_ACTIVITY_
Every entry must be duplicated word for word.

_MATERIALS PROVIDED_
:::::
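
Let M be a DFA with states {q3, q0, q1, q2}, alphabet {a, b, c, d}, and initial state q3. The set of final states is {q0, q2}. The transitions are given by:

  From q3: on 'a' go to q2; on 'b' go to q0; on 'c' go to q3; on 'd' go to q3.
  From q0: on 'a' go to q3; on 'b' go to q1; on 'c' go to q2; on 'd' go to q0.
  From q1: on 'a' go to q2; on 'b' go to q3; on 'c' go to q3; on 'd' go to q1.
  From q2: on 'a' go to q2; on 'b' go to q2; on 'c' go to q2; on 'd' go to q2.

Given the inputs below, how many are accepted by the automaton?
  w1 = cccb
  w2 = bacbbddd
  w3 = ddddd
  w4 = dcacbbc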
:::::
_SOLUTION BELOW_
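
Let M be a DFA with states {q3, q0, q1, q2}, alphabet {a, b, c, d}, and initial state q3. The set of final states is {q0, q2}. The transitions are given by:

  From q3: on 'a' go to q2; on 'b' go to q0; on 'c' go to q3; on 'd' go to q3.
  From q0: on 'a' go to q3; on 'b' go to q1; on 'c' go to q2; on 'd' go to q0.
  From q1: on 'a' go to q2; on 'b' go to q3; on 'c' go to q3; on 'd' go to q1.
  From q2: on 'a' go to q2; on 'b' go to q2; on 'c' go to q2; on 'd' go to q2.

Given the inputs below, how many are accepted by the automaton?
  w1 = cccb
  w2 = bacbbddd
  w3 = ddddd
  w4 = dcacbbc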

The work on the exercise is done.